_Task details_: Only one stretch of the data below should be repeated: the lines from the line containing "All times are in units." through the line containing "At what time does P2 complete?", inclusive, exactly as they are.

_Stored data entries_:
- - -
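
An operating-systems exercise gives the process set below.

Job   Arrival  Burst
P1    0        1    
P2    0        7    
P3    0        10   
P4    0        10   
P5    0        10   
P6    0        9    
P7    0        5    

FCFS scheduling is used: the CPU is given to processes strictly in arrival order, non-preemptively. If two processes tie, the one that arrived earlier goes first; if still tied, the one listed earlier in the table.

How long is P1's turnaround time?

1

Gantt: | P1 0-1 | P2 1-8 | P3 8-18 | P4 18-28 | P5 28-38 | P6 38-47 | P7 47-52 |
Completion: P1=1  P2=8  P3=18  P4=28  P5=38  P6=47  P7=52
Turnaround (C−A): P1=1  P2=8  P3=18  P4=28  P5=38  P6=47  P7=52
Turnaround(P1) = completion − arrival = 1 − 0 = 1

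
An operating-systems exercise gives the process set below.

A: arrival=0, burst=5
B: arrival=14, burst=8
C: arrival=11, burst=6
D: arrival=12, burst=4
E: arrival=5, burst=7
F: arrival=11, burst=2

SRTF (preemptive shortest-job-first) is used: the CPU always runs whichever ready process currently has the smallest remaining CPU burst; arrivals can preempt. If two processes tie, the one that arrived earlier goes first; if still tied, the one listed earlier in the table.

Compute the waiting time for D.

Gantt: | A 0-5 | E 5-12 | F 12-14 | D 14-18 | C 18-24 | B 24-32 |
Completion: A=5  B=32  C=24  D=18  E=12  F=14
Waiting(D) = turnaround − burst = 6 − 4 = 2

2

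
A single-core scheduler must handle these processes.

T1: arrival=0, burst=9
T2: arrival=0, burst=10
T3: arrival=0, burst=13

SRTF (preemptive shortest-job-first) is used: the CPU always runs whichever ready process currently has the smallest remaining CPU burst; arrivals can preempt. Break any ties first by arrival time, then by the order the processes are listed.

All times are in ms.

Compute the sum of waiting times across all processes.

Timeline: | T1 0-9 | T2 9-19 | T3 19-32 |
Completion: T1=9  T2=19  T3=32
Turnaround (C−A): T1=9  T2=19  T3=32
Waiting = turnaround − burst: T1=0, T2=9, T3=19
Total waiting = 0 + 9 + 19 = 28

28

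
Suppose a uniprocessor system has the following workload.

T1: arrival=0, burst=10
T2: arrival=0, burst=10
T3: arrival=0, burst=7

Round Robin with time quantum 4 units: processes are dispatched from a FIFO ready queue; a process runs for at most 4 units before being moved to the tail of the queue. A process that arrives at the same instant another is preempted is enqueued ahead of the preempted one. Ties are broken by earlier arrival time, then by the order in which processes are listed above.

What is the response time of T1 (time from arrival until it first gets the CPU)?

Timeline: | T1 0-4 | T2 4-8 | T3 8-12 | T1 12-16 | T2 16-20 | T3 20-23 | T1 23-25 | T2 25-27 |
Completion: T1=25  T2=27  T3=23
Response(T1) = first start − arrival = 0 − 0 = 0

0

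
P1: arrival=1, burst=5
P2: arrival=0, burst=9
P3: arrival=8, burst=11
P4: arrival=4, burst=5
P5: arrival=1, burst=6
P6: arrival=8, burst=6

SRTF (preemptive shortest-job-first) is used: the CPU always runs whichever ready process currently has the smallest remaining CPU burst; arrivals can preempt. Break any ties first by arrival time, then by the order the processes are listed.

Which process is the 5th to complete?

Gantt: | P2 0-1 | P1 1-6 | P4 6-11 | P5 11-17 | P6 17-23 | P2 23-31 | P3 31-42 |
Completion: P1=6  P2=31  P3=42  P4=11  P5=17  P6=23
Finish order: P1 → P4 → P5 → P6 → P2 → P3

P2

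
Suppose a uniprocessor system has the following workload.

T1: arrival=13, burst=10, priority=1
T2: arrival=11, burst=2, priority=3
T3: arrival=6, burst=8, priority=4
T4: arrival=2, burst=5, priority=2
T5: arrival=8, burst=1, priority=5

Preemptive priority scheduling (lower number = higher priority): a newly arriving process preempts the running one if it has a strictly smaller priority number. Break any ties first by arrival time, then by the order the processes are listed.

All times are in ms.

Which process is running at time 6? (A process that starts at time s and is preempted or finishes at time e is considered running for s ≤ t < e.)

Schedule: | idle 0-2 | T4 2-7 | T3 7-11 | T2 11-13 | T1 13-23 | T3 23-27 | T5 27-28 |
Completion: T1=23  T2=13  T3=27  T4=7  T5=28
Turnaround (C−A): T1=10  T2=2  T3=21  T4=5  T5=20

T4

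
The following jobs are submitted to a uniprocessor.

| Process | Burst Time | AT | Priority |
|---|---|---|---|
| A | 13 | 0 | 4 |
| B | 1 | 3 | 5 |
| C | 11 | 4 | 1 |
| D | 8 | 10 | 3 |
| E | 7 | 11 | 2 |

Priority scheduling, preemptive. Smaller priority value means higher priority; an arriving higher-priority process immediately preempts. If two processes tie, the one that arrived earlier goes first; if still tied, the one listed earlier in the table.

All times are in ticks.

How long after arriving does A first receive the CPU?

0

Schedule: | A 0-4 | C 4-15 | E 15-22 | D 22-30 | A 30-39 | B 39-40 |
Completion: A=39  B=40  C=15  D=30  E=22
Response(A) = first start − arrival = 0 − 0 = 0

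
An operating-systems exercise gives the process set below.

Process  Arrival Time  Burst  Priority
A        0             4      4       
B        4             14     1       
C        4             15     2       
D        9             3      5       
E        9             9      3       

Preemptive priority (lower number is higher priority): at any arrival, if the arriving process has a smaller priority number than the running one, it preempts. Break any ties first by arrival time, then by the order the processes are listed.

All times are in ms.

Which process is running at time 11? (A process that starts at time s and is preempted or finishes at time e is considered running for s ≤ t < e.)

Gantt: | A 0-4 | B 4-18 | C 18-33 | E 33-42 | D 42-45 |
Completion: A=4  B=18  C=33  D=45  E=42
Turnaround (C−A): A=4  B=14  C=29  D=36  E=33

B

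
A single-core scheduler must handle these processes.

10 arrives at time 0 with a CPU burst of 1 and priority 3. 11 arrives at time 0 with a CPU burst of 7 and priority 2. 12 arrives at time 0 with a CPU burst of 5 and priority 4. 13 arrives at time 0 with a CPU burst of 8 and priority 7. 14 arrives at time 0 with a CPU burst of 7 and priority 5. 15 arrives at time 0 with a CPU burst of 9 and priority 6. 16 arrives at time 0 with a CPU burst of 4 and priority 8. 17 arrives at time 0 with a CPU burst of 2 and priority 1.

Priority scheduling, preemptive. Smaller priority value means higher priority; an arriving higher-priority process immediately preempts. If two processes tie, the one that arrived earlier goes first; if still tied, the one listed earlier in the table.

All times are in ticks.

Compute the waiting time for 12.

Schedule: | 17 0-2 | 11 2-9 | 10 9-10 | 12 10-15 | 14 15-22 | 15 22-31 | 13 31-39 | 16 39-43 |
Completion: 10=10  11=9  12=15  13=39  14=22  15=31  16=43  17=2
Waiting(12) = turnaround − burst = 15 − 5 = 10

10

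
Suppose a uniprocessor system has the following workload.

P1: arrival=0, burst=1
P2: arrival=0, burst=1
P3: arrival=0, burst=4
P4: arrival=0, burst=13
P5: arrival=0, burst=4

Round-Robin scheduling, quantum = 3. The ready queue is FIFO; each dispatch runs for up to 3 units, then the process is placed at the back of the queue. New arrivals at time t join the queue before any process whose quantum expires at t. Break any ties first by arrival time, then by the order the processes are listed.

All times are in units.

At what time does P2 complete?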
- - -
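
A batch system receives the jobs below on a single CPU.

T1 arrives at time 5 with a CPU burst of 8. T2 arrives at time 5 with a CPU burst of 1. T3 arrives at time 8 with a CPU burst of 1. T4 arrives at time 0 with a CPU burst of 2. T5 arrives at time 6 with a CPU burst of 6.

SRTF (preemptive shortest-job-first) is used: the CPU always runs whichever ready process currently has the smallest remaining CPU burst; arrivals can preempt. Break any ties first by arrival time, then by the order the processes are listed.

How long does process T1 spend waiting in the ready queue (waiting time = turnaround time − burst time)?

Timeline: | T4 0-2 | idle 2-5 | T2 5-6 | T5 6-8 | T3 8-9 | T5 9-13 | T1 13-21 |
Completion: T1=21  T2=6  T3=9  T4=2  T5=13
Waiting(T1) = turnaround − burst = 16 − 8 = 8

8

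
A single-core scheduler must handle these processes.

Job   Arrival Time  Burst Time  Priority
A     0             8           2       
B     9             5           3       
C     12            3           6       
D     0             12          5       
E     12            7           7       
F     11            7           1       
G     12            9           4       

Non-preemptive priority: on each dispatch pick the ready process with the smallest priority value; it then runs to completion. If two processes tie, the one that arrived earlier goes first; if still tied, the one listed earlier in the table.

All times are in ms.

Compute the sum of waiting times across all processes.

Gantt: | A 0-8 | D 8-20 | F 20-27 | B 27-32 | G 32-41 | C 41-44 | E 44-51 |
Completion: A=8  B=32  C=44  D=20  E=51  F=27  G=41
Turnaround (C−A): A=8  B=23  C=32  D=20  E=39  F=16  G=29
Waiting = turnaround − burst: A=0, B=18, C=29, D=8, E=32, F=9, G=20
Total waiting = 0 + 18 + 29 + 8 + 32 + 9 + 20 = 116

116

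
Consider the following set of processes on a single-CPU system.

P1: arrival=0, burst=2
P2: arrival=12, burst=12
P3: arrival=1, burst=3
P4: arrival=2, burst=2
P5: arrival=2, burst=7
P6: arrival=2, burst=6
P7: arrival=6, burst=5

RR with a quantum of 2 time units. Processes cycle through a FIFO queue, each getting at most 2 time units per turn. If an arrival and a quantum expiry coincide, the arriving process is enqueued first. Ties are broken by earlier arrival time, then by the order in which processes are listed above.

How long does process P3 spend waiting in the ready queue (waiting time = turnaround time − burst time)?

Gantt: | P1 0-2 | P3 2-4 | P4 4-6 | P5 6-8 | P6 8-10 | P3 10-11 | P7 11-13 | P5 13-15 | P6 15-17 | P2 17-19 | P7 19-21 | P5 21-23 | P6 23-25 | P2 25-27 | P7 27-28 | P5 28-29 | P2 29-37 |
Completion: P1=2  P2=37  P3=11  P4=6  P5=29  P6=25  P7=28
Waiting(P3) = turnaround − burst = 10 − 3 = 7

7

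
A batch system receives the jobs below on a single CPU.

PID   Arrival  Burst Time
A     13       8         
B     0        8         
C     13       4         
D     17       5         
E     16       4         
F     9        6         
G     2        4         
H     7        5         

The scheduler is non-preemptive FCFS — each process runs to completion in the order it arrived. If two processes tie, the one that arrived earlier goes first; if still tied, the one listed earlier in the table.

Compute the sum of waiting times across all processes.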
- - -
_Finished exercise_:
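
All times are in units.

At what time does P2 complete?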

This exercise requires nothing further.